* [Records from a data source]
=====

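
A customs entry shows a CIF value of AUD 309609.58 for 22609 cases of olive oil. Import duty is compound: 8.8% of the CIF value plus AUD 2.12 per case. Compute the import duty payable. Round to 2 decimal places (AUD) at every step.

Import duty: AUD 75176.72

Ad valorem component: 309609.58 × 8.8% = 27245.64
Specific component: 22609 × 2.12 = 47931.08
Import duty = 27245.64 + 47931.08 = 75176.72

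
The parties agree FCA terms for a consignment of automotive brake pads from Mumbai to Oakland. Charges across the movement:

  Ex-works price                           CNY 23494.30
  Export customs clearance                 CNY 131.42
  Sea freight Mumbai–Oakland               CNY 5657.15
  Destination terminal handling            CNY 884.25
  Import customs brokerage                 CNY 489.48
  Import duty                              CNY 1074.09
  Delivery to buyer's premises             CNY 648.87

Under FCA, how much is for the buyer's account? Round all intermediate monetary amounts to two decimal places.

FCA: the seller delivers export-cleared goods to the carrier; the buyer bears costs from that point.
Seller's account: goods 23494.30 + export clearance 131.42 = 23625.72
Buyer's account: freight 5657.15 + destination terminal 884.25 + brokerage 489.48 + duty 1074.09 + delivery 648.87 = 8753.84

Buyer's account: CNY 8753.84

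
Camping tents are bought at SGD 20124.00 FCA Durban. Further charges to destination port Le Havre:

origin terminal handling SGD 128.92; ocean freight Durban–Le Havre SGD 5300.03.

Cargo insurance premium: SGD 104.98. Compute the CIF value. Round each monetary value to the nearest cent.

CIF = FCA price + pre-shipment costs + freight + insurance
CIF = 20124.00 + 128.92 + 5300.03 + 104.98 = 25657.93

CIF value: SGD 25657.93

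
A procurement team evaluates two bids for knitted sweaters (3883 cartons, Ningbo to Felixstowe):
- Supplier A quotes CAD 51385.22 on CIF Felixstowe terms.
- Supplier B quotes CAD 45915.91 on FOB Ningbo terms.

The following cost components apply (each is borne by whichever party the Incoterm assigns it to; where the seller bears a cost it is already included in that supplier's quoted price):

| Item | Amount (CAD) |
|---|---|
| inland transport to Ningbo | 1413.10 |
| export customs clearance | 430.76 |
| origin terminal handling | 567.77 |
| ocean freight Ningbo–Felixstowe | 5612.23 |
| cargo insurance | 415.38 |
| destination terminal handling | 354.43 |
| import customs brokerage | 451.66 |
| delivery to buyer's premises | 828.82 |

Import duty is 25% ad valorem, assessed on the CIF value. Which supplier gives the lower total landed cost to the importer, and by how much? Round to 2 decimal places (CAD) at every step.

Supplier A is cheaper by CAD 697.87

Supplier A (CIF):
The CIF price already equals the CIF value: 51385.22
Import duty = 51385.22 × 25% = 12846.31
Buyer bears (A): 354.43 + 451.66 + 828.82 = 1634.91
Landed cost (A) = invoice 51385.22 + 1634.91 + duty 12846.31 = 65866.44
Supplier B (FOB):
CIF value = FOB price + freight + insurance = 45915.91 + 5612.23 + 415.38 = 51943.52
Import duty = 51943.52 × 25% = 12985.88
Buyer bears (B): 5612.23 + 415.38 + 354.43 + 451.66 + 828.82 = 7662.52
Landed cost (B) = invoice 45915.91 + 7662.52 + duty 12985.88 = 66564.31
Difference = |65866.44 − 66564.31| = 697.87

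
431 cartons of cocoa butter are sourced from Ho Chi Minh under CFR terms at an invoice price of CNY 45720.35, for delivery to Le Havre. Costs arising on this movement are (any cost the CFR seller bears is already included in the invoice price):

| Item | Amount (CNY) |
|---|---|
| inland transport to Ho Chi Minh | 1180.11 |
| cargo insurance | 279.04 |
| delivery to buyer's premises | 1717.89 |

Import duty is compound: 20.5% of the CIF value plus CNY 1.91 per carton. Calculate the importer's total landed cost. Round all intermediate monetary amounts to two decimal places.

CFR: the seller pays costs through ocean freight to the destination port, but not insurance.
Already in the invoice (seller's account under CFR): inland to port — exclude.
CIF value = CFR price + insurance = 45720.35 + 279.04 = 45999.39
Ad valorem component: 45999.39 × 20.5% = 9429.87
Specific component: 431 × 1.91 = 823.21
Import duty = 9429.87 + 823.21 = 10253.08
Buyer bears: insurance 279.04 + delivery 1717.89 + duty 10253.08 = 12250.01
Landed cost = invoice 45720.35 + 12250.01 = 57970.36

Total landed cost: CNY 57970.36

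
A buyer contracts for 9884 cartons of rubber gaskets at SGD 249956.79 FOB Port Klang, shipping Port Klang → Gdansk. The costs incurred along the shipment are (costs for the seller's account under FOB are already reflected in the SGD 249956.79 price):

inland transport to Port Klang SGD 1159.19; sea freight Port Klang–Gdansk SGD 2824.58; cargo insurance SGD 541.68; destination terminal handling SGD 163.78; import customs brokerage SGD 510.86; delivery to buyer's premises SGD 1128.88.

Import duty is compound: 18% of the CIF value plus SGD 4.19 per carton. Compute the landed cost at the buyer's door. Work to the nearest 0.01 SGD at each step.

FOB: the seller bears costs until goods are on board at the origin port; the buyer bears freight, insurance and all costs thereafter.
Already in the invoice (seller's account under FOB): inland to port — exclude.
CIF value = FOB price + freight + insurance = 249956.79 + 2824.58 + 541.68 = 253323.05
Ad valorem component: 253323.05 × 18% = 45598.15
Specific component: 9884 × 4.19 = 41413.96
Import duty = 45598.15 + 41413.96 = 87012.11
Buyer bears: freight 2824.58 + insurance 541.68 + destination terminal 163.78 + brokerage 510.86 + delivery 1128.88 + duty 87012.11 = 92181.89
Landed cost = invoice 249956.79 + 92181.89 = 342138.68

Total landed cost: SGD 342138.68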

=====

* [Task goal]
Transcribe, exactly and completely, all of the entries.

* [Answer to this exercise]
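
A customs entry shows a CIF value of AUD 309609.58 for 22609 cases of olive oil. Import duty is compound: 8.8% of the CIF value plus AUD 2.12 per case. Compute the import duty payable. Round to 2 decimal places (AUD) at every step.

Import duty: AUD 75176.72

Ad valorem component: 309609.58 × 8.8% = 27245.64
Specific component: 22609 × 2.12 = 47931.08
Import duty = 27245.64 + 47931.08 = 75176.72

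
The parties agree FCA terms for a consignment of automotive brake pads from Mumbai to Oakland. Charges across the movement:

  Ex-works price                           CNY 23494.30
  Export customs clearance                 CNY 131.42
  Sea freight Mumbai–Oakland               CNY 5657.15
  Destination terminal handling            CNY 884.25
  Import customs brokerage                 CNY 489.48
  Import duty                              CNY 1074.09
  Delivery to buyer's premises             CNY 648.87

Under FCA, how much is for the buyer's account? Round all intermediate monetary amounts to two decimal places.

FCA: the seller delivers export-cleared goods to the carrier; the buyer bears costs from that point.
Seller's account: goods 23494.30 + export clearance 131.42 = 23625.72
Buyer's account: freight 5657.15 + destination terminal 884.25 + brokerage 489.48 + duty 1074.09 + delivery 648.87 = 8753.84

Buyer's account: CNY 8753.84

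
Camping tents are bought at SGD 20124.00 FCA Durban. Further charges to destination port Le Havre:

origin terminal handling SGD 128.92; ocean freight Durban–Le Havre SGD 5300.03.

Cargo insurance premium: SGD 104.98. Compute the CIF value. Round each monetary value to the nearest cent.

CIF = FCA price + pre-shipment costs + freight + insurance
CIF = 20124.00 + 128.92 + 5300.03 + 104.98 = 25657.93

CIF value: SGD 25657.93

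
A procurement team evaluates two bids for knitted sweaters (3883 cartons, Ningbo to Felixstowe):
- Supplier A quotes CAD 51385.22 on CIF Felixstowe terms.
- Supplier B quotes CAD 45915.91 on FOB Ningbo terms.

The following cost components apply (each is borne by whichever party the Incoterm assigns it to; where the seller bears a cost it is already included in that supplier's quoted price):

| Item | Amount (CAD) |
|---|---|
| inland transport to Ningbo | 1413.10 |
| export customs clearance | 430.76 |
| origin terminal handling | 567.77 |
| ocean freight Ningbo–Felixstowe | 5612.23 |
| cargo insurance | 415.38 |
| destination terminal handling | 354.43 |
| import customs brokerage | 451.66 |
| delivery to buyer's premises | 828.82 |

Import duty is 25% ad valorem, assessed on the CIF value. Which supplier gives the lower total landed cost to the importer, and by how much? Round to 2 decimal places (CAD) at every step.

Supplier A is cheaper by CAD 697.87

Supplier A (CIF):
The CIF price already equals the CIF value: 51385.22
Import duty = 51385.22 × 25% = 12846.31
Buyer bears (A): 354.43 + 451.66 + 828.82 = 1634.91
Landed cost (A) = invoice 51385.22 + 1634.91 + duty 12846.31 = 65866.44
Supplier B (FOB):
CIF value = FOB price + freight + insurance = 45915.91 + 5612.23 + 415.38 = 51943.52
Import duty = 51943.52 × 25% = 12985.88
Buyer bears (B): 5612.23 + 415.38 + 354.43 + 451.66 + 828.82 = 7662.52
Landed cost (B) = invoice 45915.91 + 7662.52 + duty 12985.88 = 66564.31
Difference = |65866.44 − 66564.31| = 697.87

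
431 cartons of cocoa butter are sourced from Ho Chi Minh under CFR terms at an invoice price of CNY 45720.35, for delivery to Le Havre. Costs arising on this movement are (any cost the CFR seller bears is already included in the invoice price):

| Item | Amount (CNY) |
|---|---|
| inland transport to Ho Chi Minh | 1180.11 |
| cargo insurance | 279.04 |
| delivery to buyer's premises | 1717.89 |

Import duty is compound: 20.5% of the CIF value plus CNY 1.91 per carton. Calculate the importer's total landed cost. Round all intermediate monetary amounts to two decimal places.

CFR: the seller pays costs through ocean freight to the destination port, but not insurance.
Already in the invoice (seller's account under CFR): inland to port — exclude.
CIF value = CFR price + insurance = 45720.35 + 279.04 = 45999.39
Ad valorem component: 45999.39 × 20.5% = 9429.87
Specific component: 431 × 1.91 = 823.21
Import duty = 9429.87 + 823.21 = 10253.08
Buyer bears: insurance 279.04 + delivery 1717.89 + duty 10253.08 = 12250.01
Landed cost = invoice 45720.35 + 12250.01 = 57970.36

Total landed cost: CNY 57970.36

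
A buyer contracts for 9884 cartons of rubber gaskets at SGD 249956.79 FOB Port Klang, shipping Port Klang → Gdansk. The costs incurred along the shipment are (costs for the seller's account under FOB are already reflected in the SGD 249956.79 price):

inland transport to Port Klang SGD 1159.19; sea freight Port Klang–Gdansk SGD 2824.58; cargo insurance SGD 541.68; destination terminal handling SGD 163.78; import customs brokerage SGD 510.86; delivery to buyer's premises SGD 1128.88.

Import duty is compound: 18% of the CIF value plus SGD 4.19 per carton. Compute the landed cost at the buyer's door. Work to the nearest 0.01 SGD at each step.

FOB: the seller bears costs until goods are on board at the origin port; the buyer bears freight, insurance and all costs thereafter.
Already in the invoice (seller's account under FOB): inland to port — exclude.
CIF value = FOB price + freight + insurance = 249956.79 + 2824.58 + 541.68 = 253323.05
Ad valorem component: 253323.05 × 18% = 45598.15
Specific component: 9884 × 4.19 = 41413.96
Import duty = 45598.15 + 41413.96 = 87012.11
Buyer bears: freight 2824.58 + insurance 541.68 + destination terminal 163.78 + brokerage 510.86 + delivery 1128.88 + duty 87012.11 = 92181.89
Landed cost = invoice 249956.79 + 92181.89 = 342138.68

Total landed cost: SGD 342138.68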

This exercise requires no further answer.